▶ [Required action]
Without changing a single word, output each entry.

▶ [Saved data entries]
== Segment start ==
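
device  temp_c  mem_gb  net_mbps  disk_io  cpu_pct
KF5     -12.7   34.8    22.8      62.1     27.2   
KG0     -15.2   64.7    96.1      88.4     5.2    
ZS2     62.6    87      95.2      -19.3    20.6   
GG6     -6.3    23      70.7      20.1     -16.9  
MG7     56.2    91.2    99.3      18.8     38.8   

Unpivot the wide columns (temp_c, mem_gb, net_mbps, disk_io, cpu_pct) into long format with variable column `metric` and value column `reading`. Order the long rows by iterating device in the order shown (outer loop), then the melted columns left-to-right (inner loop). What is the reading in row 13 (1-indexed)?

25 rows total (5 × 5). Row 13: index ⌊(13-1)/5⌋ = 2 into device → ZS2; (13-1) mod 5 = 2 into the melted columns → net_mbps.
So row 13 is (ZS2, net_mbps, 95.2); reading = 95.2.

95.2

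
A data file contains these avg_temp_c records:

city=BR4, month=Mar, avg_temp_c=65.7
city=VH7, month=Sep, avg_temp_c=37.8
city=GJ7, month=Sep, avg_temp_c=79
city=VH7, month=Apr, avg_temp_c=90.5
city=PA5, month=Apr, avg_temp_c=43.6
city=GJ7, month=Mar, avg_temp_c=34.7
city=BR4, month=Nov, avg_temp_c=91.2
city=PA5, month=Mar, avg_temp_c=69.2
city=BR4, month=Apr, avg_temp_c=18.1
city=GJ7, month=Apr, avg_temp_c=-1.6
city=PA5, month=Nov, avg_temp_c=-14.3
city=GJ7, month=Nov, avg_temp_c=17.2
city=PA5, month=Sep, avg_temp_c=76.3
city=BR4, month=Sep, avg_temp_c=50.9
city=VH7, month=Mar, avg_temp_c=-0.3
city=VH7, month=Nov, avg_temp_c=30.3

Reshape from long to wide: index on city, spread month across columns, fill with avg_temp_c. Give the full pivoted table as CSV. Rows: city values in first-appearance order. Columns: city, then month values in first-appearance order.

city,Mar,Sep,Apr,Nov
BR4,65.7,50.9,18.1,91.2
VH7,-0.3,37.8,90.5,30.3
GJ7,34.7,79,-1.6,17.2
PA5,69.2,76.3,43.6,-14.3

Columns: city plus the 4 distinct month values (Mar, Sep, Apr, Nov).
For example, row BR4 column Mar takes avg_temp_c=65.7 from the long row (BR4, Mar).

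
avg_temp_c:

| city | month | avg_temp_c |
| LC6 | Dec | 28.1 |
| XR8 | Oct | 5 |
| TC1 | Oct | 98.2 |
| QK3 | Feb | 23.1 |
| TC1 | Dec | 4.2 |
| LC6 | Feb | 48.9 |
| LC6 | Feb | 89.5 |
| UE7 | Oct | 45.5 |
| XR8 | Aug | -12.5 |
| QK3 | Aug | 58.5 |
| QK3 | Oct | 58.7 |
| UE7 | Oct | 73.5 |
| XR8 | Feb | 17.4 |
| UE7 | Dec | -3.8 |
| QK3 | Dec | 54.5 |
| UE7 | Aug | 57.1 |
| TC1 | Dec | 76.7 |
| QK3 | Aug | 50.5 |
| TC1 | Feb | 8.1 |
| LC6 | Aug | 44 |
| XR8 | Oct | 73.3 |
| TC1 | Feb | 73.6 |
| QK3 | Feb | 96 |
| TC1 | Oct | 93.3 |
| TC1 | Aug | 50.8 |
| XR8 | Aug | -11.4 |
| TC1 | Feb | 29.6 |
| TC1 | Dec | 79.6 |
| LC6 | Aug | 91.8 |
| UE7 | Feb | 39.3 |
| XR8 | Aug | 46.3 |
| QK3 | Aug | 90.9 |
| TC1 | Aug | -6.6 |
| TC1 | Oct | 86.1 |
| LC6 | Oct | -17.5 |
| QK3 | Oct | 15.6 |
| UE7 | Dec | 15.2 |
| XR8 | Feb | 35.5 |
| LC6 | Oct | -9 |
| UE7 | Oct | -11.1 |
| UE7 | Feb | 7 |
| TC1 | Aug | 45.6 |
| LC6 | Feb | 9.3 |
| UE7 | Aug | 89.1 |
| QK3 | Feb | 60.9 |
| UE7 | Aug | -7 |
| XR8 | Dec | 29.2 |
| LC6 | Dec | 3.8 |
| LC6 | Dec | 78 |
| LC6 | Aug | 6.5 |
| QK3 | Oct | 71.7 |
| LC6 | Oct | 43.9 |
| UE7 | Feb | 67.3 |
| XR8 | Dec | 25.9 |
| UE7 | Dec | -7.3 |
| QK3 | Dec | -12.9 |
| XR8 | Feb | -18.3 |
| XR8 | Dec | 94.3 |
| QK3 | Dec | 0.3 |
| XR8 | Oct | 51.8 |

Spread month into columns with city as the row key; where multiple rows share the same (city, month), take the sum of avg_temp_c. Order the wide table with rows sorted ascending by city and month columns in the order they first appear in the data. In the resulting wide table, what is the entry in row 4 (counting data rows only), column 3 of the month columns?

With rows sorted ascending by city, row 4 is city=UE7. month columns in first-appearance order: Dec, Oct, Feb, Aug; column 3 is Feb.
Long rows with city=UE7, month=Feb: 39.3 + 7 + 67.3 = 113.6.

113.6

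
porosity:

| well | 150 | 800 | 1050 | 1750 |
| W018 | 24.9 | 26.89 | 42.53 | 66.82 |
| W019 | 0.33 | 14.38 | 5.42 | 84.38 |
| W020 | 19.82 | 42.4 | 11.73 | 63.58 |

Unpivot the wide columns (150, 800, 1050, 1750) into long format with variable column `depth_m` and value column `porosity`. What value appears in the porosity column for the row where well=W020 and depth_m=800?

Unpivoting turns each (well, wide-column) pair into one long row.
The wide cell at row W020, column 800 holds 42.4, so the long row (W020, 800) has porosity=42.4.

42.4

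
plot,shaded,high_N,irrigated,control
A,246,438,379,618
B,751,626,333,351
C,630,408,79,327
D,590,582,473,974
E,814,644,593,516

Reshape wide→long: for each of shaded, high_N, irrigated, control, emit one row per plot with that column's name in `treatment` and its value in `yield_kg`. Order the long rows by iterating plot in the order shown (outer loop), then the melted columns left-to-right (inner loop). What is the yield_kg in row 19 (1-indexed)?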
== Segment end ==
▶ [Answer box]
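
device  temp_c  mem_gb  net_mbps  disk_io  cpu_pct
KF5     -12.7   34.8    22.8      62.1     27.2   
KG0     -15.2   64.7    96.1      88.4     5.2    
ZS2     62.6    87      95.2      -19.3    20.6   
GG6     -6.3    23      70.7      20.1     -16.9  
MG7     56.2    91.2    99.3      18.8     38.8   

Unpivot the wide columns (temp_c, mem_gb, net_mbps, disk_io, cpu_pct) into long format with variable column `metric` and value column `reading`. Order the long rows by iterating device in the order shown (outer loop), then the melted columns left-to-right (inner loop). What is the reading in row 13 (1-indexed)?

25 rows total (5 × 5). Row 13: index ⌊(13-1)/5⌋ = 2 into device → ZS2; (13-1) mod 5 = 2 into the melted columns → net_mbps.
So row 13 is (ZS2, net_mbps, 95.2); reading = 95.2.

95.2

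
A data file contains these avg_temp_c records:

city=BR4, month=Mar, avg_temp_c=65.7
city=VH7, month=Sep, avg_temp_c=37.8
city=GJ7, month=Sep, avg_temp_c=79
city=VH7, month=Apr, avg_temp_c=90.5
city=PA5, month=Apr, avg_temp_c=43.6
city=GJ7, month=Mar, avg_temp_c=34.7
city=BR4, month=Nov, avg_temp_c=91.2
city=PA5, month=Mar, avg_temp_c=69.2
city=BR4, month=Apr, avg_temp_c=18.1
city=GJ7, month=Apr, avg_temp_c=-1.6
city=PA5, month=Nov, avg_temp_c=-14.3
city=GJ7, month=Nov, avg_temp_c=17.2
city=PA5, month=Sep, avg_temp_c=76.3
city=BR4, month=Sep, avg_temp_c=50.9
city=VH7, month=Mar, avg_temp_c=-0.3
city=VH7, month=Nov, avg_temp_c=30.3

Reshape from long to wide: index on city, spread month across columns, fill with avg_temp_c. Give the full pivoted table as CSV. Rows: city values in first-appearance order. Columns: city, then month values in first-appearance order.

city,Mar,Sep,Apr,Nov
BR4,65.7,50.9,18.1,91.2
VH7,-0.3,37.8,90.5,30.3
GJ7,34.7,79,-1.6,17.2
PA5,69.2,76.3,43.6,-14.3

Columns: city plus the 4 distinct month values (Mar, Sep, Apr, Nov).
For example, row BR4 column Mar takes avg_temp_c=65.7 from the long row (BR4, Mar).

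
avg_temp_c:

| city | month | avg_temp_c |
| LC6 | Dec | 28.1 |
| XR8 | Oct | 5 |
| TC1 | Oct | 98.2 |
| QK3 | Feb | 23.1 |
| TC1 | Dec | 4.2 |
| LC6 | Feb | 48.9 |
| LC6 | Feb | 89.5 |
| UE7 | Oct | 45.5 |
| XR8 | Aug | -12.5 |
| QK3 | Aug | 58.5 |
| QK3 | Oct | 58.7 |
| UE7 | Oct | 73.5 |
| XR8 | Feb | 17.4 |
| UE7 | Dec | -3.8 |
| QK3 | Dec | 54.5 |
| UE7 | Aug | 57.1 |
| TC1 | Dec | 76.7 |
| QK3 | Aug | 50.5 |
| TC1 | Feb | 8.1 |
| LC6 | Aug | 44 |
| XR8 | Oct | 73.3 |
| TC1 | Feb | 73.6 |
| QK3 | Feb | 96 |
| TC1 | Oct | 93.3 |
| TC1 | Aug | 50.8 |
| XR8 | Aug | -11.4 |
| TC1 | Feb | 29.6 |
| TC1 | Dec | 79.6 |
| LC6 | Aug | 91.8 |
| UE7 | Feb | 39.3 |
| XR8 | Aug | 46.3 |
| QK3 | Aug | 90.9 |
| TC1 | Aug | -6.6 |
| TC1 | Oct | 86.1 |
| LC6 | Oct | -17.5 |
| QK3 | Oct | 15.6 |
| UE7 | Dec | 15.2 |
| XR8 | Feb | 35.5 |
| LC6 | Oct | -9 |
| UE7 | Oct | -11.1 |
| UE7 | Feb | 7 |
| TC1 | Aug | 45.6 |
| LC6 | Feb | 9.3 |
| UE7 | Aug | 89.1 |
| QK3 | Feb | 60.9 |
| UE7 | Aug | -7 |
| XR8 | Dec | 29.2 |
| LC6 | Dec | 3.8 |
| LC6 | Dec | 78 |
| LC6 | Aug | 6.5 |
| QK3 | Oct | 71.7 |
| LC6 | Oct | 43.9 |
| UE7 | Feb | 67.3 |
| XR8 | Dec | 25.9 |
| UE7 | Dec | -7.3 |
| QK3 | Dec | -12.9 |
| XR8 | Feb | -18.3 |
| XR8 | Dec | 94.3 |
| QK3 | Dec | 0.3 |
| XR8 | Oct | 51.8 |

Spread month into columns with city as the row key; where multiple rows share the same (city, month), take the sum of avg_temp_c. Order the wide table with rows sorted ascending by city and month columns in the order they first appear in the data. In the resulting wide table, what is the entry in row 4 (counting data rows only), column 3 of the month columns?

With rows sorted ascending by city, row 4 is city=UE7. month columns in first-appearance order: Dec, Oct, Feb, Aug; column 3 is Feb.
Long rows with city=UE7, month=Feb: 39.3 + 7 + 67.3 = 113.6.

113.6

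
porosity:

| well | 150 | 800 | 1050 | 1750 |
| W018 | 24.9 | 26.89 | 42.53 | 66.82 |
| W019 | 0.33 | 14.38 | 5.42 | 84.38 |
| W020 | 19.82 | 42.4 | 11.73 | 63.58 |

Unpivot the wide columns (150, 800, 1050, 1750) into long format with variable column `depth_m` and value column `porosity`. What value appears in the porosity column for the row where well=W020 and depth_m=800?

Unpivoting turns each (well, wide-column) pair into one long row.
The wide cell at row W020, column 800 holds 42.4, so the long row (W020, 800) has porosity=42.4.

42.4

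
plot,shaded,high_N,irrigated,control
A,246,438,379,618
B,751,626,333,351
C,630,408,79,327
D,590,582,473,974
E,814,644,593,516

Reshape wide→long: for each of shaded, high_N, irrigated, control, emit one row per plot with that column's name in `treatment` and its value in `yield_kg`. Order the long rows by iterating plot in the order shown (outer loop), then the melted columns left-to-right (inner loop). What is the yield_kg in row 19 (1-indexed)?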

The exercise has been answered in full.